Stored data:
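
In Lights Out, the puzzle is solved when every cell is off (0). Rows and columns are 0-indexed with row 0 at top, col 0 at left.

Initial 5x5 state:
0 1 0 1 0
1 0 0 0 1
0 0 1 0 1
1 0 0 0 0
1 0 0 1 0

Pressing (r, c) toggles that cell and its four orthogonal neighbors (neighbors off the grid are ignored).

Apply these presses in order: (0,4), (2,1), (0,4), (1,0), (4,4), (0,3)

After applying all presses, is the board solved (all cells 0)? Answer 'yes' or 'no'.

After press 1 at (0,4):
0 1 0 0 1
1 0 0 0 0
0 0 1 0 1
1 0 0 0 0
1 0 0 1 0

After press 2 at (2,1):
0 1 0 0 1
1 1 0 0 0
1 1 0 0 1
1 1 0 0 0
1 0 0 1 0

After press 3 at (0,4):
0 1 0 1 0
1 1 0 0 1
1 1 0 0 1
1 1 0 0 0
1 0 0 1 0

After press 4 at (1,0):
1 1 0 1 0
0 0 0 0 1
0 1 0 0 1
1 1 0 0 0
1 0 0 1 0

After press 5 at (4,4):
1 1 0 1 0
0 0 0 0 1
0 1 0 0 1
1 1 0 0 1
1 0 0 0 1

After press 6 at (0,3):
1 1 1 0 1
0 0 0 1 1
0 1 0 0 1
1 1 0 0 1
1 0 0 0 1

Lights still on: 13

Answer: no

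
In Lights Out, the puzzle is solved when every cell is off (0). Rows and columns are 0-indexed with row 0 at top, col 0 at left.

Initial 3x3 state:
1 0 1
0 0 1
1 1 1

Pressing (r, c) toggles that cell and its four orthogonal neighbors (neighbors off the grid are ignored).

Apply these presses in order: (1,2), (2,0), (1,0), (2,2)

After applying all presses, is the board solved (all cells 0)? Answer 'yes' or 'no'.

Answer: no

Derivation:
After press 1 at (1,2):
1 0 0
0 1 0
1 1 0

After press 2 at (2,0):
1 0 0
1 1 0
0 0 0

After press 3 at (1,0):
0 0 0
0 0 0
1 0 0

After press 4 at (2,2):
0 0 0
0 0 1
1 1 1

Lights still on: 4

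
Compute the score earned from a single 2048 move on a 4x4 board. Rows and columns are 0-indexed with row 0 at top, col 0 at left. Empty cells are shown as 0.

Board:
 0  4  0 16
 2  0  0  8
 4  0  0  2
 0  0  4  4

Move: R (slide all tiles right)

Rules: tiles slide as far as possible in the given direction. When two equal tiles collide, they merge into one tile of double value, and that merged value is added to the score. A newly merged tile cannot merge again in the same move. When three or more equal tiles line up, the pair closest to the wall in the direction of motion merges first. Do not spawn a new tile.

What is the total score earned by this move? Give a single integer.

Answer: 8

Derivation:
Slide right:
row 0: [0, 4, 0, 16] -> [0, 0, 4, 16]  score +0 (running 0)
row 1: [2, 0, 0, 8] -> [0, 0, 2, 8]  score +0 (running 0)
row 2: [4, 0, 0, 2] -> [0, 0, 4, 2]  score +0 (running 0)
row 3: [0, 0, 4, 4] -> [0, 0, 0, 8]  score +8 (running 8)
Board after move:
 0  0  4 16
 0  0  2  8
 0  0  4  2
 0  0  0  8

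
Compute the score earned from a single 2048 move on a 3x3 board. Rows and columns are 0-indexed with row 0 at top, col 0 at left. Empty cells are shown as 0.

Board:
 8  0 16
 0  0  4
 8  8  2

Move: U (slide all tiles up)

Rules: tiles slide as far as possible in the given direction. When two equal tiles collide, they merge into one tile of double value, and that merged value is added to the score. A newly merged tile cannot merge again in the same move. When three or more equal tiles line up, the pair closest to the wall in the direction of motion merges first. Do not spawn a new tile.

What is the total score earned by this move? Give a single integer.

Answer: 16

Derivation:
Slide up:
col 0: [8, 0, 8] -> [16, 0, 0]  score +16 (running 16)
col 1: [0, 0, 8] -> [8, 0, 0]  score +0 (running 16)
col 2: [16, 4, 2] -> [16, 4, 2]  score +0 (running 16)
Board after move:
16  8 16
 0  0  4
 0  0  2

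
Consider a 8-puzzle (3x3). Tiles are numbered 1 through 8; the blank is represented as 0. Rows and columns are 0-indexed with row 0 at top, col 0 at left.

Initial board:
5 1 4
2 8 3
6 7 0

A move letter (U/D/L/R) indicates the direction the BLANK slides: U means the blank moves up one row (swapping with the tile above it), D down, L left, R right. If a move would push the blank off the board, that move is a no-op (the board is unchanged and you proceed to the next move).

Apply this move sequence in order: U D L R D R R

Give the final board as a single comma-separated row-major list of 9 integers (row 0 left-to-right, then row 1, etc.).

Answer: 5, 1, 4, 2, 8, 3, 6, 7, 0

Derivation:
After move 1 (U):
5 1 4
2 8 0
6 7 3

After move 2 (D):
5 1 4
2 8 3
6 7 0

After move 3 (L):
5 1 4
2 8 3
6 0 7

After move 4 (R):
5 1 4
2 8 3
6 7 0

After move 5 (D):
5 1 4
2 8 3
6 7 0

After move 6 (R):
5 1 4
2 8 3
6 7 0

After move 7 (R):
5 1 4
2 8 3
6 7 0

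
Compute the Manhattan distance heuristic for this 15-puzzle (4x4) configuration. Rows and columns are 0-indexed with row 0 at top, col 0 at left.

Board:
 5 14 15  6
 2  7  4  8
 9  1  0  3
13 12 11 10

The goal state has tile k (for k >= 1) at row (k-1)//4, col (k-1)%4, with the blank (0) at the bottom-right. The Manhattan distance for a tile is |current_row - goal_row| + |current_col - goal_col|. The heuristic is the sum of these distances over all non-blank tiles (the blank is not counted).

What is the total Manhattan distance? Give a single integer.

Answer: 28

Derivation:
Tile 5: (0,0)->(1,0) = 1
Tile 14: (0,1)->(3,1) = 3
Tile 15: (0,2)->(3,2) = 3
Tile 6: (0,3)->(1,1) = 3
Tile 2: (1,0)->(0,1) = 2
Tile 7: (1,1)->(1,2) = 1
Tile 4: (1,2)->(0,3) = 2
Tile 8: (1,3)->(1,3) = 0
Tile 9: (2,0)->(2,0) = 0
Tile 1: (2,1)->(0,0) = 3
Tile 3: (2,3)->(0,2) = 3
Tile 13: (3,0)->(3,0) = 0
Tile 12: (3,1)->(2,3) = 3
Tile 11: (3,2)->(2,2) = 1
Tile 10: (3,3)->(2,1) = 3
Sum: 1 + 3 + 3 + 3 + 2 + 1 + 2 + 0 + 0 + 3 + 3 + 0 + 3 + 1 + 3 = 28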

==

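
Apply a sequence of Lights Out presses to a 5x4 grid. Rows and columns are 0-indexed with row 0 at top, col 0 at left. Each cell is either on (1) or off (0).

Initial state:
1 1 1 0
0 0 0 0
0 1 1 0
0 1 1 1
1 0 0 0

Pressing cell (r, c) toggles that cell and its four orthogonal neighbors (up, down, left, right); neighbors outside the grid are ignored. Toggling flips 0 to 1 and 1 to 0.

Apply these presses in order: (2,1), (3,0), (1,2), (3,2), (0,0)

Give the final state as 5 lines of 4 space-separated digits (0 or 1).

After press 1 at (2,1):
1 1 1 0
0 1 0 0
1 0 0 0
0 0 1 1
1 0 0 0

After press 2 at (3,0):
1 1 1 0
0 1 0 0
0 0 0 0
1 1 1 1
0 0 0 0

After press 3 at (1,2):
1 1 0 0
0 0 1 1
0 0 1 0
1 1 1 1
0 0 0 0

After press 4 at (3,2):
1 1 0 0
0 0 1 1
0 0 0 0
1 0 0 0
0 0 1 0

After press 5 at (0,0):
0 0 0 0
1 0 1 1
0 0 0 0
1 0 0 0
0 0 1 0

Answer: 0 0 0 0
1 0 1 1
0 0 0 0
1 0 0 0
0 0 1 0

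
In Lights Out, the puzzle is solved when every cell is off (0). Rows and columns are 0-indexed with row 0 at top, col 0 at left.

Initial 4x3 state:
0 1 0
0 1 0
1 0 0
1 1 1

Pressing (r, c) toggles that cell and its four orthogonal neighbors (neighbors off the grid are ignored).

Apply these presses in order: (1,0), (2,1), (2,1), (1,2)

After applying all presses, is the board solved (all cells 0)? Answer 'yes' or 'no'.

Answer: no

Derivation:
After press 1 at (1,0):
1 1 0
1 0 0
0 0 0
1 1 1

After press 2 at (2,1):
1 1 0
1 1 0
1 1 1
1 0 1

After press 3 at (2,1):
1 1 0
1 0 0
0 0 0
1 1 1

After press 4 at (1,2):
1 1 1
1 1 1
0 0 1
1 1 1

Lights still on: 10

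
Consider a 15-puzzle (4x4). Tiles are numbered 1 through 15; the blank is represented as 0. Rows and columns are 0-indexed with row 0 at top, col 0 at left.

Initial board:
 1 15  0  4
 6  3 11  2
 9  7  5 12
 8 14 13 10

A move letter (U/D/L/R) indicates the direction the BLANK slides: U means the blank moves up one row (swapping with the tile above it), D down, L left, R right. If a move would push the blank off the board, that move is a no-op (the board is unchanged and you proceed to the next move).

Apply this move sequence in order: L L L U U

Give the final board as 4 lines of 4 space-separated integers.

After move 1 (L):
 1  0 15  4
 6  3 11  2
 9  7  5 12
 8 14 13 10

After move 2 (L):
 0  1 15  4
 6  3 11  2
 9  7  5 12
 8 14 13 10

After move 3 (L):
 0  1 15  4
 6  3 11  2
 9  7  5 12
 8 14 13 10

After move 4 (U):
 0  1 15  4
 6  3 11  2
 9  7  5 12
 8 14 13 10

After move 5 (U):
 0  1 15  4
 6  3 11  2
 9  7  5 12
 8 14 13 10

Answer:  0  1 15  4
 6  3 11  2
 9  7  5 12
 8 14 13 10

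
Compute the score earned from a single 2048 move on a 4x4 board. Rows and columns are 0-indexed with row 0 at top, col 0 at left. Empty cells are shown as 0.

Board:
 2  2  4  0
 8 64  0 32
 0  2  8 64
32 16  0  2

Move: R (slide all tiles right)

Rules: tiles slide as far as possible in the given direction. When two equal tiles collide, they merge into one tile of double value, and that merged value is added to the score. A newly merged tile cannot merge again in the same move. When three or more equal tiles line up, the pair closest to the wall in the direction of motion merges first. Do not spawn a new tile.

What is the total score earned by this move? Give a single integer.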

...

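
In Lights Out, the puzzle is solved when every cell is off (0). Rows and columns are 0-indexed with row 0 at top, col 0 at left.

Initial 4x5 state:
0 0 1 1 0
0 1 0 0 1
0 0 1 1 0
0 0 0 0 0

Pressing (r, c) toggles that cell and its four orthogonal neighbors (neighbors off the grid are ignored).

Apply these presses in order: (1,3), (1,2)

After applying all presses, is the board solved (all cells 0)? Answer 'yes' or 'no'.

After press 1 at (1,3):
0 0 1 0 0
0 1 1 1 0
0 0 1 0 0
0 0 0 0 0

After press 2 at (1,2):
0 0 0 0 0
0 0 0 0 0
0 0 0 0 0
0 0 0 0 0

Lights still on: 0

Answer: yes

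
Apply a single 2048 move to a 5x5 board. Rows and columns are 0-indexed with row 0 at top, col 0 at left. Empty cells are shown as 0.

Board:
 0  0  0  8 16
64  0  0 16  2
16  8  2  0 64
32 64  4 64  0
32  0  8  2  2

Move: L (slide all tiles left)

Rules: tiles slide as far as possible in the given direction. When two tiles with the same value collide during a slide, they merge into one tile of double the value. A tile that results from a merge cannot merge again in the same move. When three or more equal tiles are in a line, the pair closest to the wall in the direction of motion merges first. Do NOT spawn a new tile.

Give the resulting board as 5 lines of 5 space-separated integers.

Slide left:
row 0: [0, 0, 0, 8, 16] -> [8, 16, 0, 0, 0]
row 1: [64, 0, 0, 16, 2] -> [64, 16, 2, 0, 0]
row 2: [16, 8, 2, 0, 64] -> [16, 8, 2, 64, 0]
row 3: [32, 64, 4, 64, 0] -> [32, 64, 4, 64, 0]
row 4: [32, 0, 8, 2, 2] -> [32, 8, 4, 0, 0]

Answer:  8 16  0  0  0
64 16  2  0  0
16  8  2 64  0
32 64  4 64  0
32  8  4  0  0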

Exercise goal:
Only lines with the word "heuristic" go in the answer. Take them all from the entries above.

Reply:
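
Compute the Manhattan distance heuristic for this 15-puzzle (4x4) configuration. Rows and columns are 0-indexed with row 0 at top, col 0 at left.
The goal state has tile k (for k >= 1) at row (k-1)//4, col (k-1)%4, with the blank (0) at the bottom-right. The Manhattan distance for a tile is |current_row - goal_row| + |current_col - goal_col|. The heuristic is the sum of these distances over all non-blank tiles (the blank is not counted).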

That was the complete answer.